Line filter on the word "What": copy each matching line from the entries.

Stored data
Content starts

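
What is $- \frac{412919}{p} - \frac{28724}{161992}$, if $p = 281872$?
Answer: $- \frac{9373258247}{5707626128} \approx -1.6422$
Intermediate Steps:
$- \frac{412919}{p} - \frac{28724}{161992} = - \frac{412919}{281872} - \frac{28724}{161992} = \left(-412919\right) \frac{1}{281872} - \frac{7181}{40498} = - \frac{412919}{281872} - \frac{7181}{40498} = - \frac{9373258247}{5707626128}$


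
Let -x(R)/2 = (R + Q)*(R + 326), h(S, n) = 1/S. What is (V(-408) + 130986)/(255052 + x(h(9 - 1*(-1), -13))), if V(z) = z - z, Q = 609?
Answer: -6549300/7110151 ≈ -0.92112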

Content ends

## Response for this exercise:
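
What is $- \frac{412919}{p} - \frac{28724}{161992}$, if $p = 281872$?
Let -x(R)/2 = (R + Q)*(R + 326), h(S, n) = 1/S. What is (V(-408) + 130986)/(255052 + x(h(9 - 1*(-1), -13))), if V(z) = z - z, Q = 609?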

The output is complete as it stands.